*** SUPPLIED MATERIAL

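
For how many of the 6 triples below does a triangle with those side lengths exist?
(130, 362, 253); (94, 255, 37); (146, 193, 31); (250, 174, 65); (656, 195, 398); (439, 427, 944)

1

(130,253,362): 130+253 > 362 → valid
(37,94,255): 37+94 ≤ 255 → not valid
(31,146,193): 31+146 ≤ 193 → not valid
(65,174,250): 65+174 ≤ 250 → not valid
(195,398,656): 195+398 ≤ 656 → not valid
(427,439,944): 427+439 ≤ 944 → not valid
1 of the 6 triples forms a triangle.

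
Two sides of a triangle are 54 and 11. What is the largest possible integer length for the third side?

The third side must be strictly less than 54 + 11 = 65.
The largest integer below 65 is 64.

64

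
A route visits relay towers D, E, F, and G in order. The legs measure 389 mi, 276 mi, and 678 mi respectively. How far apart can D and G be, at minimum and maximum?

13 ≤ DG ≤ 1343 mi

The maximum is all hops collinear in one direction: 389 + 276 + 678 = 1343.
The longest hop is 678; the others sum to 665. Folding the others back against it leaves at least 678 − 665 = 13.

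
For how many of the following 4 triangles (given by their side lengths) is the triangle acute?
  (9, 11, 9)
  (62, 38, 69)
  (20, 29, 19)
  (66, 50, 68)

3

(9,11,9): 9²+9² = 162 > 121 = 11² → acute
(62,38,69): 38²+62² = 5288 > 4761 = 69² → acute
(20,29,19): 19²+20² = 761 < 841 = 29² → obtuse
(66,50,68): 50²+66² = 6856 > 4624 = 68² → acute
3 of the 4 are acute.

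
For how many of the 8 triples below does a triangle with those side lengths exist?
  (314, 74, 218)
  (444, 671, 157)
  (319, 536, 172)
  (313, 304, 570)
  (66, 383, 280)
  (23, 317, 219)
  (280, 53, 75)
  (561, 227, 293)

(74,218,314): 74+218 ≤ 314 → not valid
(157,444,671): 157+444 ≤ 671 → not valid
(172,319,536): 172+319 ≤ 536 → not valid
(304,313,570): 304+313 > 570 → valid
(66,280,383): 66+280 ≤ 383 → not valid
(23,219,317): 23+219 ≤ 317 → not valid
(53,75,280): 53+75 ≤ 280 → not valid
(227,293,561): 227+293 ≤ 561 → not valid
1 of the 8 triples forms a triangle.

1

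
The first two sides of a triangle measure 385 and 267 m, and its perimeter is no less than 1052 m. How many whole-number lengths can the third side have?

Triangle inequality: 118 < x < 652. Perimeter ≥ 1052 gives x ≥ 1052 − 385 − 267 = 400.
So 400 ≤ x < 652; integers 400 through 651: 252 values.

252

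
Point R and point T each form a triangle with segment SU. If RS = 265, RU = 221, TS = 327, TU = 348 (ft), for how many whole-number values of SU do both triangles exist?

From triangle RSU: 44 < SU < 486.
From triangle TSU: 21 < SU < 675.
Intersection: 44 < SU < 486, so integers 45 through 485: 441 values.

441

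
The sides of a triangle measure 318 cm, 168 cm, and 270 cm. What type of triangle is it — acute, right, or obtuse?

right

Compare the square of the longest side to the sum of squares of the other two: 168² + 270² = 101124 = 318².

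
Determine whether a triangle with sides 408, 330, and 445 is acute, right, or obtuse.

Compare the square of the longest side to the sum of squares of the other two: 330² + 408² = 275364 > 198025 = 445².

acute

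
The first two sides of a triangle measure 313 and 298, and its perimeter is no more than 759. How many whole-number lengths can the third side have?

Triangle inequality: 15 < x < 611. Perimeter ≤ 759 gives x ≤ 759 − 313 − 298 = 148.
So 15 < x ≤ 148; integers 16 through 148: 133 values.

133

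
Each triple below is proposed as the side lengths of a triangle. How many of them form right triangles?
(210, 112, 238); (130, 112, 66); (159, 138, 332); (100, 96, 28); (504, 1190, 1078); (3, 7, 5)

(210,112,238): 112²+210² = 56644 = 238² → right
(130,112,66): 66²+112² = 16900 = 130² → right
(159,138,332): 138+159 ≤ 332, not a triangle
(100,96,28): 28²+96² = 10000 = 100² → right
(504,1190,1078): 504²+1078² = 1416100 = 1190² → right
(3,7,5): 3²+5² = 34 < 49 = 7² → obtuse
4 of the 6 are right.

4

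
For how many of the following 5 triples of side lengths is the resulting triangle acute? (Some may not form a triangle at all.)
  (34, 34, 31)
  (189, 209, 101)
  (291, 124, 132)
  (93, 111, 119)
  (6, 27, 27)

(34,34,31): 31²+34² = 2117 > 1156 = 34² → acute
(189,209,101): 101²+189² = 45922 > 43681 = 209² → acute
(291,124,132): 124+132 ≤ 291, not a triangle
(93,111,119): 93²+111² = 20970 > 14161 = 119² → acute
(6,27,27): 6²+27² = 765 > 729 = 27² → acute
4 of the 5 are acute.

4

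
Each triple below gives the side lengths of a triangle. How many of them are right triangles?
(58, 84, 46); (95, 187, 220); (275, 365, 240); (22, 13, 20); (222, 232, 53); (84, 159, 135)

(58,84,46): 46²+58² = 5480 < 7056 = 84² → obtuse
(95,187,220): 95²+187² = 43994 < 48400 = 220² → obtuse
(275,365,240): 240²+275² = 133225 = 365² → right
(22,13,20): 13²+20² = 569 > 484 = 22² → acute
(222,232,53): 53²+222² = 52093 < 53824 = 232² → obtuse
(84,159,135): 84²+135² = 25281 = 159² → right
2 of the 6 are right.

2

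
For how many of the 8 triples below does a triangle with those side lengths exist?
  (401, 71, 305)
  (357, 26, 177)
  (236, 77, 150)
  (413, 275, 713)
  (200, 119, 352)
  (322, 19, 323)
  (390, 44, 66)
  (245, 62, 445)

(71,305,401): 71+305 ≤ 401 → not valid
(26,177,357): 26+177 ≤ 357 → not valid
(77,150,236): 77+150 ≤ 236 → not valid
(275,413,713): 275+413 ≤ 713 → not valid
(119,200,352): 119+200 ≤ 352 → not valid
(19,322,323): 19+322 > 323 → valid
(44,66,390): 44+66 ≤ 390 → not valid
(62,245,445): 62+245 ≤ 445 → not valid
1 of the 8 triples forms a triangle.

1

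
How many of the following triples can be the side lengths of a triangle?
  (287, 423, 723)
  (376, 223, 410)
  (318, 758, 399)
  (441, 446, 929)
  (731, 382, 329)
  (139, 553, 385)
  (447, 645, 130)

1

(287,423,723): 287+423 ≤ 723 → not valid
(223,376,410): 223+376 > 410 → valid
(318,399,758): 318+399 ≤ 758 → not valid
(441,446,929): 441+446 ≤ 929 → not valid
(329,382,731): 329+382 ≤ 731 → not valid
(139,385,553): 139+385 ≤ 553 → not valid
(130,447,645): 130+447 ≤ 645 → not valid
1 of the 7 triples forms a triangle.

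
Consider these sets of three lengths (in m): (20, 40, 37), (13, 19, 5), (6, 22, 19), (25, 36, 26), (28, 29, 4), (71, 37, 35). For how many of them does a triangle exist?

5

(20,37,40): 20+37 > 40 → valid
(5,13,19): 5+13 ≤ 19 → not valid
(6,19,22): 6+19 > 22 → valid
(25,26,36): 25+26 > 36 → valid
(4,28,29): 4+28 > 29 → valid
(35,37,71): 35+37 > 71 → valid
5 of the 6 triples form a triangle.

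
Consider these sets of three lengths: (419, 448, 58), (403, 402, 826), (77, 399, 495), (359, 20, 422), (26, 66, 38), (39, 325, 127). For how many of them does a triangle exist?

(58,419,448): 58+419 > 448 → valid
(402,403,826): 402+403 ≤ 826 → not valid
(77,399,495): 77+399 ≤ 495 → not valid
(20,359,422): 20+359 ≤ 422 → not valid
(26,38,66): 26+38 ≤ 66 → not valid
(39,127,325): 39+127 ≤ 325 → not valid
1 of the 6 triples forms a triangle.

1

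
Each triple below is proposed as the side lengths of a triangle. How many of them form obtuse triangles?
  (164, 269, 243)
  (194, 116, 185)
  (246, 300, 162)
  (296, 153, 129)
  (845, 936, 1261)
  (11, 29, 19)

2

(164,269,243): 164²+243² = 85945 > 72361 = 269² → acute
(194,116,185): 116²+185² = 47681 > 37636 = 194² → acute
(246,300,162): 162²+246² = 86760 < 90000 = 300² → obtuse
(296,153,129): 129+153 ≤ 296, not a triangle
(845,936,1261): 845²+936² = 1590121 = 1261² → right
(11,29,19): 11²+19² = 482 < 841 = 29² → obtuse
2 of the 6 are obtuse.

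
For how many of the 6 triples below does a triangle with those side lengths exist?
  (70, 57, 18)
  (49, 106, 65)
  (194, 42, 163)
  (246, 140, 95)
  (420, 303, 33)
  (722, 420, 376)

4

(18,57,70): 18+57 > 70 → valid
(49,65,106): 49+65 > 106 → valid
(42,163,194): 42+163 > 194 → valid
(95,140,246): 95+140 ≤ 246 → not valid
(33,303,420): 33+303 ≤ 420 → not valid
(376,420,722): 376+420 > 722 → valid
4 of the 6 triples form a triangle.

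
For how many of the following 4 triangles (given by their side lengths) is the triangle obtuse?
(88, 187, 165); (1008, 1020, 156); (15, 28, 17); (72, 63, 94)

(88,187,165): 88²+165² = 34969 = 187² → right
(1008,1020,156): 156²+1008² = 1040400 = 1020² → right
(15,28,17): 15²+17² = 514 < 784 = 28² → obtuse
(72,63,94): 63²+72² = 9153 > 8836 = 94² → acute
1 of the 4 is obtuse.

1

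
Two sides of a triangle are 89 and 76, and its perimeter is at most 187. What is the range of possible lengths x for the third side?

Triangle inequality alone gives 13 < x < 165.
The perimeter condition gives x ≤ 187 − 89 − 76 = 22.
Intersecting the two: 13 < x ≤ 22.

13 < x ≤ 22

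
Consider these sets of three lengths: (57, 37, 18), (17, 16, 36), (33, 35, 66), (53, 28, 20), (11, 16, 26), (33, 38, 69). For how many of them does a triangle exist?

3

(18,37,57): 18+37 ≤ 57 → not valid
(16,17,36): 16+17 ≤ 36 → not valid
(33,35,66): 33+35 > 66 → valid
(20,28,53): 20+28 ≤ 53 → not valid
(11,16,26): 11+16 > 26 → valid
(33,38,69): 33+38 > 69 → valid
3 of the 6 triples form a triangle.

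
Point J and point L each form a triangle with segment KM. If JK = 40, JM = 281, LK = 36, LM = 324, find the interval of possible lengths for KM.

From triangle JKM: |40 − 281| < KM < 40 + 281, i.e. 241 < KM < 321.
From triangle LKM: 288 < KM < 360.
Both must hold, so KM lies in the intersection.

288 < KM < 321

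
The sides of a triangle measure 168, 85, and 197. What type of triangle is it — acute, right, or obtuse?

Compare the square of the longest side to the sum of squares of the other two: 85² + 168² = 35449 < 38809 = 197².

obtuse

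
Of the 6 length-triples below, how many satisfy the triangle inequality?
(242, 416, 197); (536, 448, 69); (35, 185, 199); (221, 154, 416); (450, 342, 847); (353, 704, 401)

(197,242,416): 197+242 > 416 → valid
(69,448,536): 69+448 ≤ 536 → not valid
(35,185,199): 35+185 > 199 → valid
(154,221,416): 154+221 ≤ 416 → not valid
(342,450,847): 342+450 ≤ 847 → not valid
(353,401,704): 353+401 > 704 → valid
3 of the 6 triples form a triangle.

3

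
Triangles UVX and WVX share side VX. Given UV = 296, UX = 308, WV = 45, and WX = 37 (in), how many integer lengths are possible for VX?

From triangle UVX: 12 < VX < 604.
From triangle WVX: 8 < VX < 82.
Intersection: 12 < VX < 82, so integers 13 through 81: 69 values.

69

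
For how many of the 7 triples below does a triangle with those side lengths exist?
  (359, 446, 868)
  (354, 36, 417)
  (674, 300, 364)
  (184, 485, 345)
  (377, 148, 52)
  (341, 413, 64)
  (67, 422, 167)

(359,446,868): 359+446 ≤ 868 → not valid
(36,354,417): 36+354 ≤ 417 → not valid
(300,364,674): 300+364 ≤ 674 → not valid
(184,345,485): 184+345 > 485 → valid
(52,148,377): 52+148 ≤ 377 → not valid
(64,341,413): 64+341 ≤ 413 → not valid
(67,167,422): 67+167 ≤ 422 → not valid
1 of the 7 triples forms a triangle.

1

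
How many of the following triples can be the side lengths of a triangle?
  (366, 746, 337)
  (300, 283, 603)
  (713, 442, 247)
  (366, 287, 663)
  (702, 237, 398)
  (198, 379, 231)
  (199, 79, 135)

(337,366,746): 337+366 ≤ 746 → not valid
(283,300,603): 283+300 ≤ 603 → not valid
(247,442,713): 247+442 ≤ 713 → not valid
(287,366,663): 287+366 ≤ 663 → not valid
(237,398,702): 237+398 ≤ 702 → not valid
(198,231,379): 198+231 > 379 → valid
(79,135,199): 79+135 > 199 → valid
2 of the 7 triples form a triangle.

2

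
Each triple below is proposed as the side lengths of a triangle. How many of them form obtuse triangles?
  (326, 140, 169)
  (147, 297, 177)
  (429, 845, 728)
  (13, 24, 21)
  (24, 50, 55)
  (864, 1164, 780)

(326,140,169): 140+169 ≤ 326, not a triangle
(147,297,177): 147²+177² = 52938 < 88209 = 297² → obtuse
(429,845,728): 429²+728² = 714025 = 845² → right
(13,24,21): 13²+21² = 610 > 576 = 24² → acute
(24,50,55): 24²+50² = 3076 > 3025 = 55² → acute
(864,1164,780): 780²+864² = 1354896 = 1164² → right
1 of the 6 is obtuse.

1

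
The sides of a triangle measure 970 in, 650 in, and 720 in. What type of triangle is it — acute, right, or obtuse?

right

Compare the square of the longest side to the sum of squares of the other two: 650² + 720² = 940900 = 970².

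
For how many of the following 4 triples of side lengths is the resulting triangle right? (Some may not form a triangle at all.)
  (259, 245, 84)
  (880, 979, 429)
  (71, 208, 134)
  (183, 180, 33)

3

(259,245,84): 84²+245² = 67081 = 259² → right
(880,979,429): 429²+880² = 958441 = 979² → right
(71,208,134): 71+134 ≤ 208, not a triangle
(183,180,33): 33²+180² = 33489 = 183² → right
3 of the 4 are right.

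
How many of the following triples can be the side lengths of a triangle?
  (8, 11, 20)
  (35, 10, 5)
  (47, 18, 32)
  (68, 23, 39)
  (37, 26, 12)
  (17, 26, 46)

2

(8,11,20): 8+11 ≤ 20 → not valid
(5,10,35): 5+10 ≤ 35 → not valid
(18,32,47): 18+32 > 47 → valid
(23,39,68): 23+39 ≤ 68 → not valid
(12,26,37): 12+26 > 37 → valid
(17,26,46): 17+26 ≤ 46 → not valid
2 of the 6 triples form a triangle.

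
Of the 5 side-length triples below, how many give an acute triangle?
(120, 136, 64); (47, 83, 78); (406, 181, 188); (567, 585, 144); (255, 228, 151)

2

(120,136,64): 64²+120² = 18496 = 136² → right
(47,83,78): 47²+78² = 8293 > 6889 = 83² → acute
(406,181,188): 181+188 ≤ 406, not a triangle
(567,585,144): 144²+567² = 342225 = 585² → right
(255,228,151): 151²+228² = 74785 > 65025 = 255² → acute
2 of the 5 are acute.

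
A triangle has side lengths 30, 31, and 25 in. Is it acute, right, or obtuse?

acute

Compare the square of the longest side to the sum of squares of the other two: 25² + 30² = 1525 > 961 = 31².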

******

Retype exactly the lines of the data above, starting at its first line and finishing with the line that has "(23, 317, 219)" in it.

--- REPLY ---
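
For how many of the 6 triples below does a triangle with those side lengths exist?
(130, 362, 253); (94, 255, 37); (146, 193, 31); (250, 174, 65); (656, 195, 398); (439, 427, 944)

1

(130,253,362): 130+253 > 362 → valid
(37,94,255): 37+94 ≤ 255 → not valid
(31,146,193): 31+146 ≤ 193 → not valid
(65,174,250): 65+174 ≤ 250 → not valid
(195,398,656): 195+398 ≤ 656 → not valid
(427,439,944): 427+439 ≤ 944 → not valid
1 of the 6 triples forms a triangle.

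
Two sides of a triangle are 54 and 11. What is the largest possible integer length for the third side?

The third side must be strictly less than 54 + 11 = 65.
The largest integer below 65 is 64.

64

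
A route visits relay towers D, E, F, and G in order. The legs measure 389 mi, 276 mi, and 678 mi respectively. How far apart can D and G be, at minimum and maximum?

13 ≤ DG ≤ 1343 mi

The maximum is all hops collinear in one direction: 389 + 276 + 678 = 1343.
The longest hop is 678; the others sum to 665. Folding the others back against it leaves at least 678 − 665 = 13.

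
For how many of the following 4 triangles (given by their side lengths) is the triangle acute?
  (9, 11, 9)
  (62, 38, 69)
  (20, 29, 19)
  (66, 50, 68)

3

(9,11,9): 9²+9² = 162 > 121 = 11² → acute
(62,38,69): 38²+62² = 5288 > 4761 = 69² → acute
(20,29,19): 19²+20² = 761 < 841 = 29² → obtuse
(66,50,68): 50²+66² = 6856 > 4624 = 68² → acute
3 of the 4 are acute.

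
For how many of the 8 triples below does a triangle with those side lengths exist?
  (314, 74, 218)
  (444, 671, 157)
  (319, 536, 172)
  (313, 304, 570)
  (66, 383, 280)
  (23, 317, 219)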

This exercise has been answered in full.